(Work instructions): Output only the lines of the entries that follow, starting at the one with "List the resulting" and running down to the one with "A 2483 bp gel-purified", both included and unchanged.

(Data under study):
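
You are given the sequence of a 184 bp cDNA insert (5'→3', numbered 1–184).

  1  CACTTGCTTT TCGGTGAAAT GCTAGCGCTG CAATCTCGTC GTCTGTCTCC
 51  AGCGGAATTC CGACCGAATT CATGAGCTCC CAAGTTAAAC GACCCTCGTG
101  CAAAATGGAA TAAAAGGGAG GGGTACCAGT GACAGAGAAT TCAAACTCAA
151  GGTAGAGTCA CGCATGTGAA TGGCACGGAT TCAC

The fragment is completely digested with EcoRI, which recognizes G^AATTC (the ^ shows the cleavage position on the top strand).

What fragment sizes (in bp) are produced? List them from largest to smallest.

71, 55, 47, 11 bp

EcoRI sites (GAATTC) start at positions 55, 66, 137.
EcoRI cuts after the first base of each site, so after positions 55, 66, 137.
Linear molecule, 3 cuts → 4 fragments:
  1–55 → 55 bp
  56–66 → 11 bp
  67–137 → 71 bp
  138–184 → 47 bp
Sorted largest to smallest: 71, 55, 47, 11 bp.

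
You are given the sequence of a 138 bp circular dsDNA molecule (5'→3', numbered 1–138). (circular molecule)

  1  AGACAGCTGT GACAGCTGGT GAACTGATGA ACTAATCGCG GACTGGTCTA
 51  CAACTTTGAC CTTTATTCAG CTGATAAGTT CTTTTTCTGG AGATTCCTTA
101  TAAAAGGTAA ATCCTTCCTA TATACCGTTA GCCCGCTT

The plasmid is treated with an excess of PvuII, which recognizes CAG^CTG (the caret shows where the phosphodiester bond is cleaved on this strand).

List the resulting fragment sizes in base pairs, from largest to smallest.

PvuII sites (CAGCTG) start at positions 4, 13, 68.
PvuII cuts after base 3 of each site, so after positions 6, 15, 70.
Circular molecule, 3 cuts → 3 fragments:
  7–15 → 9 bp
  16–70 → 55 bp
  71–138 then 1–6 → 68 + 6 = 74 bp
Sorted largest to smallest: 74, 55, 9 bp.

74, 55, 9 bp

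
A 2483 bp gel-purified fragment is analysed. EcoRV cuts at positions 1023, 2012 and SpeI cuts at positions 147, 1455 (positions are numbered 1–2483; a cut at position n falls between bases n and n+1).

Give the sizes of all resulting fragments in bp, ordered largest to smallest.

876, 557, 471, 432, 147 bp

Combined cut positions (sorted): 147, 1023, 1455, 2012.
Linear molecule, 4 cuts → 5 fragments:
  147 − 0 = 147 bp
  1023 − 147 = 876 bp
  1455 − 1023 = 432 bp
  2012 − 1455 = 557 bp
  2483 − 2012 = 471 bp
Sorted largest to smallest: 876, 557, 471, 432, 147 bp.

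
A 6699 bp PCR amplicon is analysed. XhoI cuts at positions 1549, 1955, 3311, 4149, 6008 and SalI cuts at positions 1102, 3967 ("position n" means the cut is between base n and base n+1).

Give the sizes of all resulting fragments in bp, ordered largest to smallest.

1859, 1356, 1102, 691, 656, 447, 406, 182 bp

Combined cut positions (sorted): 1102, 1549, 1955, 3311, 3967, 4149, 6008.
Linear molecule, 7 cuts → 8 fragments:
  1102 − 0 = 1102 bp
  1549 − 1102 = 447 bp
  1955 − 1549 = 406 bp
  3311 − 1955 = 1356 bp
  3967 − 3311 = 656 bp
  4149 − 3967 = 182 bp
  6008 − 4149 = 1859 bp
  6699 − 6008 = 691 bp
Sorted largest to smallest: 1859, 1356, 1102, 691, 656, 447, 406, 182 bp.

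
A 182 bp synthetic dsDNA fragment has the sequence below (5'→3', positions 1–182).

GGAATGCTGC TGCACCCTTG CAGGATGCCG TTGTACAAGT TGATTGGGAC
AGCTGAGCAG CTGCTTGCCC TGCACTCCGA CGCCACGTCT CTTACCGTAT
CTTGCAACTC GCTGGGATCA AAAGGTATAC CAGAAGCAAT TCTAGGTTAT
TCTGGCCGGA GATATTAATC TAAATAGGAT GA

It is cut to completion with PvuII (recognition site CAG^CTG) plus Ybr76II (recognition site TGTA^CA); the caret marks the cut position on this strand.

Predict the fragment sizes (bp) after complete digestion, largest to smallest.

122, 35, 17, 8 bp

PvuII sites (CAGCTG) start at positions 50, 58.
PvuII cuts after base 3 of each site, so after positions 52, 60.
The Ybr76II site (TGTACA) starts at position 32.
Ybr76II cuts after base 4 of each site, so after position 35.
Combined cut positions: 35, 52, 60.
Linear molecule, 3 cuts → 4 fragments:
  1–35 → 35 bp
  36–52 → 17 bp
  53–60 → 8 bp
  61–182 → 122 bp
Sorted largest to smallest: 122, 35, 17, 8 bp.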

(The answer):
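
List the resulting fragment sizes in base pairs, from largest to smallest.

PvuII sites (CAGCTG) start at positions 4, 13, 68.
PvuII cuts after base 3 of each site, so after positions 6, 15, 70.
Circular molecule, 3 cuts → 3 fragments:
  7–15 → 9 bp
  16–70 → 55 bp
  71–138 then 1–6 → 68 + 6 = 74 bp
Sorted largest to smallest: 74, 55, 9 bp.

74, 55, 9 bp

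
A 2483 bp gel-purified fragment is analysed. EcoRV cuts at positions 1023, 2012 and SpeI cuts at positions 147, 1455 (positions are numbered 1–2483; a cut at position n falls between bases n and n+1).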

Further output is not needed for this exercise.